Look through the records, and whenever a line includes the word "truth", copy it.

**Stored items from a collection:**

☆ ☆ ☆ ☆ ☆

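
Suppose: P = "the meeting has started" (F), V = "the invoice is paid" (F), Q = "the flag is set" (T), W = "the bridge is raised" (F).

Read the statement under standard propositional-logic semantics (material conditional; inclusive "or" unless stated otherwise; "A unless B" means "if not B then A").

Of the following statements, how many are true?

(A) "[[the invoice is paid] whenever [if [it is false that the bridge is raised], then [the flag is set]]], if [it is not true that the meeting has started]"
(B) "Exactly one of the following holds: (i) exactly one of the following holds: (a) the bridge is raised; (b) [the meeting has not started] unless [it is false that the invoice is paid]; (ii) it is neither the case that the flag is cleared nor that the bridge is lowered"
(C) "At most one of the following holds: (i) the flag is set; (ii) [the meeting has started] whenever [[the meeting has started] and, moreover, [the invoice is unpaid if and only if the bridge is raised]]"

1

(A): This is not P -> ((not W -> Q) -> V).

not P = not False = True
not W = not False = True
not W -> Q = True -> True = True
(not W -> Q) -> V = True -> False = False
not P -> ((not W -> Q) -> V) = True -> False = False
So (A) is false.

(B): This is (W xor (not P or not V)) xor (not Q nor not W).

not P = not False = True
not V = not False = True
not P or not V = True or True = True
W xor (not P or not V) = False xor True = True
not Q = not True = False
not W = not False = True
not Q nor not W = False nor True = False
(W xor (not P or not V)) xor (not Q nor not W) = True xor False = True
So (B) is true.

(C): Formalization: Q nand ((P and (not V iff W)) -> P)

not V = not False = True
not V iff W = True iff False = False
P and (not V iff W) = False and False = False
(P and (not V iff W)) -> P = False -> False = True
Q nand ((P and (not V iff W)) -> P) = True nand True = False
So (C) is false.

Count: 1.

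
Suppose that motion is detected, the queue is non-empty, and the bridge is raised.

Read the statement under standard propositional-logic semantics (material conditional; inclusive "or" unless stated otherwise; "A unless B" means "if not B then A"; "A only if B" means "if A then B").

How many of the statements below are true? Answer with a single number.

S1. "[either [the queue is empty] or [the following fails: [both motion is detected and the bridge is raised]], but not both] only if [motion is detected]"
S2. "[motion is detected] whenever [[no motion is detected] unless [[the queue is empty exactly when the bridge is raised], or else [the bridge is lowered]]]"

2

Let W = "the queue is empty" (F), U = "motion is detected" (T), K = "the bridge is raised" (T).

S1: In symbols: (W xor ~(U & K)) -> U

U & K = T & T = T
~(U & K) = ~T = F
W xor ~(U & K) = F xor F = F
(W xor ~(U & K)) -> U = F -> T = T
So S1 is true.

S2: Formalization: (~U | ((W <-> K) | ~K)) -> U

~U = ~T = F
W <-> K = F <-> T = F
~K = ~T = F
(W <-> K) | ~K = F | F = F
~U | ((W <-> K) | ~K) = F | F = F
(~U | ((W <-> K) | ~K)) -> U = F -> T = T
Thus S2 is true.

True statements: 2.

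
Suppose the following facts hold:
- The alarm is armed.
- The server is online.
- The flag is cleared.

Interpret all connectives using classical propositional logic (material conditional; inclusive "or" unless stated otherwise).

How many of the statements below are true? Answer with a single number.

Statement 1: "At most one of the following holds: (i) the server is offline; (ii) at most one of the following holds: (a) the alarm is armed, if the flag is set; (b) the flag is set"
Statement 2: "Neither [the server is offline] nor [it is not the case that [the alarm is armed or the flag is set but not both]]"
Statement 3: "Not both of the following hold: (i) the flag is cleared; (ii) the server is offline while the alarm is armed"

3

Let Q = "the server is online" (True), R = "the flag is set" (False), P = "the alarm is armed" (True).

Statement 1: This is not Q nand ((R -> P) nand R).

not Q = not True = False
R -> P = False -> True = True
(R -> P) nand R = True nand False = True
not Q nand ((R -> P) nand R) = False nand True = True
Thus Statement 1 is true.

Statement 2: Parsed as not Q nor not (P xor R)

not Q = not True = False
P xor R = True xor False = True
not (P xor R) = not True = False
not Q nor not (P xor R) = False nor False = True
Thus Statement 2 is true.

Statement 3: This is not R nand (not Q and P).

not R = not False = True
not Q = not True = False
not Q and P = False and True = False
not R nand (not Q and P) = True nand False = True
Thus Statement 3 is true.

3 of the 3 statements are true (Statement 1, Statement 2, Statement 3).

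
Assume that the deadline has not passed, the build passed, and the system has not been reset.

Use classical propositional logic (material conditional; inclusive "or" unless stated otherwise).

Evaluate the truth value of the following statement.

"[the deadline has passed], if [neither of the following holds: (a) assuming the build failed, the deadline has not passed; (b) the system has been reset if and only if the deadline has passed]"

The statement is true.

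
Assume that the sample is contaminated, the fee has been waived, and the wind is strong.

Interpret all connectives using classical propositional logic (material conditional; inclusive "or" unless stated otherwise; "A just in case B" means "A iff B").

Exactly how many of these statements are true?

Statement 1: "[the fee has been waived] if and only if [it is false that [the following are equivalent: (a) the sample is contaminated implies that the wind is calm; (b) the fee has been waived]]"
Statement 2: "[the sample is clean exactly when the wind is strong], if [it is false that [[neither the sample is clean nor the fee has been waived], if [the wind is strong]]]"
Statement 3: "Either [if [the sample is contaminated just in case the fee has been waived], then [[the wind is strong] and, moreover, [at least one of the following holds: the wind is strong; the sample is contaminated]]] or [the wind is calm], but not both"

Let Q = "the fee has been waived" (T), P = "the sample is contaminated" (T), R = "the wind is strong" (T).

Statement 1: In symbols: Q ↔ ¬((P → ¬R) ↔ Q)

¬R = ¬T = F
P → ¬R = T → F = F
(P → ¬R) ↔ Q = F ↔ T = F
¬((P → ¬R) ↔ Q) = ¬F = T
Q ↔ ¬((P → ¬R) ↔ Q) = T ↔ T = T
So Statement 1 is true.

Statement 2: Formalization: ¬(R → (¬P ↓ Q)) → (¬P ↔ R)

¬P = ¬T = F
¬P ↓ Q = F ↓ T = F
R → (¬P ↓ Q) = T → F = F
¬(R → (¬P ↓ Q)) = ¬F = T
¬P = ¬T = F
¬P ↔ R = F ↔ T = F
¬(R → (¬P ↓ Q)) → (¬P ↔ R) = T → F = F
Hence Statement 2 is false.

Statement 3: In symbols: ((P ↔ Q) → (R ∧ (R ∨ P))) ⊕ ¬R

P ↔ Q = T ↔ T = T
R ∨ P = T ∨ T = T
R ∧ (R ∨ P) = T ∧ T = T
(P ↔ Q) → (R ∧ (R ∨ P)) = T → T = T
¬R = ¬T = F
((P ↔ Q) → (R ∧ (R ∨ P))) ⊕ ¬R = T ⊕ F = T
Thus Statement 3 is true.

Count: 2.

2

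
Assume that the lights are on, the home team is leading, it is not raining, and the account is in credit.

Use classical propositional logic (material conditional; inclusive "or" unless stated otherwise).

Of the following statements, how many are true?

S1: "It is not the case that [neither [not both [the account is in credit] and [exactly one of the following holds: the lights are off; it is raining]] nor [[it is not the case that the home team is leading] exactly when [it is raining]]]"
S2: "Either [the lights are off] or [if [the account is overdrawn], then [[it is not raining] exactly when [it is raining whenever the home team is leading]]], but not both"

2

Let L = "the account is overdrawn" (F), V = "the lights are on" (T), D = "it is raining" (F), U = "the home team is leading" (T).

S1: Parsed as ~((~L nand (~V xor D)) nor (~U <-> D))

~L = ~F = T
~V = ~T = F
~V xor D = F xor F = F
~L nand (~V xor D) = T nand F = T
~U = ~T = F
~U <-> D = F <-> F = T
(~L nand (~V xor D)) nor (~U <-> D) = T nor T = F
~((~L nand (~V xor D)) nor (~U <-> D)) = ~F = T
Thus S1 is true.

S2: Formalization: ~V xor (L -> (~D <-> (U -> D)))

~V = ~T = F
~D = ~F = T
U -> D = T -> F = F
~D <-> (U -> D) = T <-> F = F
L -> (~D <-> (U -> D)) = F -> F = T
~V xor (L -> (~D <-> (U -> D))) = F xor T = T
So S2 is true.

2 of the 2 statements are true (S1, S2).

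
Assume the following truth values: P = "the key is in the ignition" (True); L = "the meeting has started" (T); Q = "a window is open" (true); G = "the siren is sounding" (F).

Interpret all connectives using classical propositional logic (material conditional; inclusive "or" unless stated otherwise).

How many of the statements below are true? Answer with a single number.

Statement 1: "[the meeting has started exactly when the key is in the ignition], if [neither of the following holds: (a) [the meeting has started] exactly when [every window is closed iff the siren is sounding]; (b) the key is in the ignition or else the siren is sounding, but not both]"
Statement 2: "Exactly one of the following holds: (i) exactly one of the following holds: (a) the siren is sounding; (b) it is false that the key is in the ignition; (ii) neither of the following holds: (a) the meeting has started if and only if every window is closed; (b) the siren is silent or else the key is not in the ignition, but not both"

1

Statement 1: This is ((L ↔ (¬Q ↔ G)) ↓ (P ⊕ G)) → (L ↔ P).

¬Q = ¬T = F
¬Q ↔ G = F ↔ F = T
L ↔ (¬Q ↔ G) = T ↔ T = T
P ⊕ G = T ⊕ F = T
(L ↔ (¬Q ↔ G)) ↓ (P ⊕ G) = T ↓ T = F
L ↔ P = T ↔ T = T
((L ↔ (¬Q ↔ G)) ↓ (P ⊕ G)) → (L ↔ P) = F → T = T
Hence Statement 1 is true.

Statement 2: Formalization: (G ⊕ ¬P) ⊕ ((L ↔ ¬Q) ↓ (¬G ⊕ ¬P))

¬P = ¬T = F
G ⊕ ¬P = F ⊕ F = F
¬Q = ¬T = F
L ↔ ¬Q = T ↔ F = F
¬G = ¬F = T
¬P = ¬T = F
¬G ⊕ ¬P = T ⊕ F = T
(L ↔ ¬Q) ↓ (¬G ⊕ ¬P) = F ↓ T = F
(G ⊕ ¬P) ⊕ ((L ↔ ¬Q) ↓ (¬G ⊕ ¬P)) = F ⊕ F = F
Thus Statement 2 is false.

1 of the 2 statements is true.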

☆ ☆ ☆ ☆ ☆

**Expected answer:**
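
Evaluate the truth value of the following statement.
Assume the following truth values: P = "the key is in the ignition" (True); L = "the meeting has started" (T); Q = "a window is open" (true); G = "the siren is sounding" (F).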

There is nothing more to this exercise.